(Collected data entries)
++++
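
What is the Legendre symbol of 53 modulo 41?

-1

(53/41)
  = (12/41)    [53 ≡ 12 mod 41]
  = (3/41)    [41 ≡ 1 mod 8 ⇒ (2/41)^2 = +1]
  = (41/3)    [QR: 41 ≡ 1 mod 4, sign kept]
  = (2/3)    [41 ≡ 2 mod 3]
  = -(1/3)    [3 ≡ 3 mod 8 ⇒ (2/3) = -1]
  = -1    [(1/3) = 1]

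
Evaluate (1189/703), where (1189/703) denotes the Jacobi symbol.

(1189/703)
  = (486/703)    [1189 ≡ 486 mod 703]
  = (243/703)    [703 ≡ 7 mod 8 ⇒ (2/703) = +1]
  = -(703/243)    [QR: both ≡ 3 mod 4, sign flips]
  = -(217/243)    [703 ≡ 217 mod 243]
  = -(243/217)    [QR: 217 ≡ 1 mod 4, sign kept]
  = -(26/217)    [243 ≡ 26 mod 217]
  = -(13/217)    [217 ≡ 1 mod 8 ⇒ (2/217) = +1]
  = -(217/13)    [QR: 13 ≡ 1 mod 4, sign kept]
  = -(9/13)    [217 ≡ 9 mod 13]
  = -(13/9)    [QR: 9 ≡ 1 mod 4, sign kept]
  = -(4/9)    [13 ≡ 4 mod 9]
  = -(1/9)    [9 ≡ 1 mod 8 ⇒ (2/9)^2 = +1]
  = -1    [(1/9) = 1]

-1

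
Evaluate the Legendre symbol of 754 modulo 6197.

-1

Factor out 2: 754 = 2·377. Since 6197 ≡ 5 (mod 8), (2/6197) = -1. Now have -(377/6197).
377 ≡ 1 (mod 4), so quadratic reciprocity gives (377/6197) = (6197/377). Reduce: 6197 ≡ 165 (mod 377). Now have -(165/377).
165 ≡ 1 (mod 4), so quadratic reciprocity gives (165/377) = (377/165). Reduce: 377 ≡ 47 (mod 165). Now have -(47/165).
165 ≡ 1 (mod 4), so quadratic reciprocity gives (47/165) = (165/47). Reduce: 165 ≡ 24 (mod 47). Now have -(24/47).
Factor out 2: 24 = 2^3·3. Since 47 ≡ 7 (mod 8), (2/47) = +1, and (2/47)^3 = +1. Now have -(3/47).
Both 3 ≡ 3 and 47 ≡ 3 (mod 4), so reciprocity gives (3/47) = -(47/3). Reduce: 47 ≡ 2 (mod 3). Now have (2/3).
Factor out 2: 2 = 2. Since 3 ≡ 3 (mod 8), (2/3) = -1. Now have -(1/3).
(1/3) = 1. Collecting the sign factors: -1.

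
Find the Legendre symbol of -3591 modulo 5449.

Reduce the numerator: -3591 ≡ 1858 (mod 5449), so (-3591/5449) = (1858/5449).
Factor out 2: 1858 = 2·929. Since 5449 ≡ 1 (mod 8), (2/5449) = +1. Now have (929/5449).
929 ≡ 1 (mod 4), so quadratic reciprocity gives (929/5449) = (5449/929). Reduce: 5449 ≡ 804 (mod 929). Now have (804/929).
Factor out 2: 804 = 2^2·201. Since 929 ≡ 1 (mod 8), (2/929) = +1, and (2/929)^2 = +1. Now have (201/929).
201 ≡ 1 (mod 4), so quadratic reciprocity gives (201/929) = (929/201). Reduce: 929 ≡ 125 (mod 201). Now have (125/201).
125 ≡ 1 (mod 4), so quadratic reciprocity gives (125/201) = (201/125). Reduce: 201 ≡ 76 (mod 125). Now have (76/125).
Factor out 2: 76 = 2^2·19. Since 125 ≡ 5 (mod 8), (2/125) = -1, and (2/125)^2 = +1. Now have (19/125).
125 ≡ 1 (mod 4), so quadratic reciprocity gives (19/125) = (125/19). Reduce: 125 ≡ 11 (mod 19). Now have (11/19).
Both 11 ≡ 3 and 19 ≡ 3 (mod 4), so reciprocity gives (11/19) = -(19/11). Reduce: 19 ≡ 8 (mod 11). Now have -(8/11).
Factor out 2: 8 = 2^3. Since 11 ≡ 3 (mod 8), (2/11) = -1, and (2/11)^3 = -1. Now have (1/11).
(1/11) = 1. Collecting the sign factors: 1.

1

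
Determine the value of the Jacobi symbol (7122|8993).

Factor out 2: 7122 = 2·3561. Since 8993 ≡ 1 (mod 8), (2|8993) = +1. Now have (3561|8993).
3561 ≡ 1 (mod 4), so quadratic reciprocity gives (3561|8993) = (8993|3561). Reduce: 8993 ≡ 1871 (mod 3561). Now have (1871|3561).
3561 ≡ 1 (mod 4), so quadratic reciprocity gives (1871|3561) = (3561|1871). Reduce: 3561 ≡ 1690 (mod 1871). Now have (1690|1871).
Factor out 2: 1690 = 2·845. Since 1871 ≡ 7 (mod 8), (2|1871) = +1. Now have (845|1871).
845 ≡ 1 (mod 4), so quadratic reciprocity gives (845|1871) = (1871|845). Reduce: 1871 ≡ 181 (mod 845). Now have (181|845).
181 ≡ 1 (mod 4), so quadratic reciprocity gives (181|845) = (845|181). Reduce: 845 ≡ 121 (mod 181). Now have (121|181).
121 ≡ 1 (mod 4), so quadratic reciprocity gives (121|181) = (181|121). Reduce: 181 ≡ 60 (mod 121). Now have (60|121).
Factor out 2: 60 = 2^2·15. Since 121 ≡ 1 (mod 8), (2|121) = +1, and (2|121)^2 = +1. Now have (15|121).
121 ≡ 1 (mod 4), so quadratic reciprocity gives (15|121) = (121|15). Reduce: 121 ≡ 1 (mod 15). Now have (1|15).
(1|15) = 1. Collecting the sign factors: 1.

1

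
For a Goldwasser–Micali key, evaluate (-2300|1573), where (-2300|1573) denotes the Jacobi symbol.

Pull out -1: (-2300|1573) = (-1|1573)·(2300|1573). Since 1573 ≡ 1 (mod 4), (-1|1573) = +1. Now have (2300|1573).
Reduce the numerator: 2300 ≡ 727 (mod 1573), so (2300|1573) = (727|1573).
1573 ≡ 1 (mod 4), so quadratic reciprocity gives (727|1573) = (1573|727). Reduce: 1573 ≡ 119 (mod 727). Now have (119|727).
Both 119 ≡ 3 and 727 ≡ 3 (mod 4), so reciprocity gives (119|727) = -(727|119). Reduce: 727 ≡ 13 (mod 119). Now have -(13|119).
13 ≡ 1 (mod 4), so quadratic reciprocity gives (13|119) = (119|13). Reduce: 119 ≡ 2 (mod 13). Now have -(2|13).
Factor out 2: 2 = 2. Since 13 ≡ 5 (mod 8), (2|13) = -1. Now have (1|13).
(1|13) = 1. Collecting the sign factors: 1.

1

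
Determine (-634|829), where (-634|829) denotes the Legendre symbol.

Pull out -1: (-634|829) = (-1|829)·(634|829). Since 829 ≡ 1 (mod 4), (-1|829) = +1. Now have (634|829).
Factor out 2: 634 = 2·317. Since 829 ≡ 5 (mod 8), (2|829) = -1. Now have -(317|829).
317 ≡ 1 (mod 4), so quadratic reciprocity gives (317|829) = (829|317). Reduce: 829 ≡ 195 (mod 317). Now have -(195|317).
317 ≡ 1 (mod 4), so quadratic reciprocity gives (195|317) = (317|195). Reduce: 317 ≡ 122 (mod 195). Now have -(122|195).
Factor out 2: 122 = 2·61. Since 195 ≡ 3 (mod 8), (2|195) = -1. Now have (61|195).
61 ≡ 1 (mod 4), so quadratic reciprocity gives (61|195) = (195|61). Reduce: 195 ≡ 12 (mod 61). Now have (12|61).
Factor out 2: 12 = 2^2·3. Since 61 ≡ 5 (mod 8), (2|61) = -1, and (2|61)^2 = +1. Now have (3|61).
61 ≡ 1 (mod 4), so quadratic reciprocity gives (3|61) = (61|3). Reduce: 61 ≡ 1 (mod 3). Now have (1|3).
(1|3) = 1. Collecting the sign factors: 1.

1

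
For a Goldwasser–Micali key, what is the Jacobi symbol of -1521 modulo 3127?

Reduce the numerator: -1521 ≡ 1606 (mod 3127), so (-1521/3127) = (1606/3127).
Factor out 2: 1606 = 2·803. Since 3127 ≡ 7 (mod 8), (2/3127) = +1. Now have (803/3127).
Both 803 ≡ 3 and 3127 ≡ 3 (mod 4), so reciprocity gives (803/3127) = -(3127/803). Reduce: 3127 ≡ 718 (mod 803). Now have -(718/803).
Factor out 2: 718 = 2·359. Since 803 ≡ 3 (mod 8), (2/803) = -1. Now have (359/803).
Both 359 ≡ 3 and 803 ≡ 3 (mod 4), so reciprocity gives (359/803) = -(803/359). Reduce: 803 ≡ 85 (mod 359). Now have -(85/359).
85 ≡ 1 (mod 4), so quadratic reciprocity gives (85/359) = (359/85). Reduce: 359 ≡ 19 (mod 85). Now have -(19/85).
85 ≡ 1 (mod 4), so quadratic reciprocity gives (19/85) = (85/19). Reduce: 85 ≡ 9 (mod 19). Now have -(9/19).
9 ≡ 1 (mod 4), so quadratic reciprocity gives (9/19) = (19/9). Reduce: 19 ≡ 1 (mod 9). Now have -(1/9).
(1/9) = 1. Collecting the sign factors: -1.

-1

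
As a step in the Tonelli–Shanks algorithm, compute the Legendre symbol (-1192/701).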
++++
» **Exercise instructions**:
The number of lines above where the word "modulo" occurs, and only that number, is the answer.

» **Finished task**:
4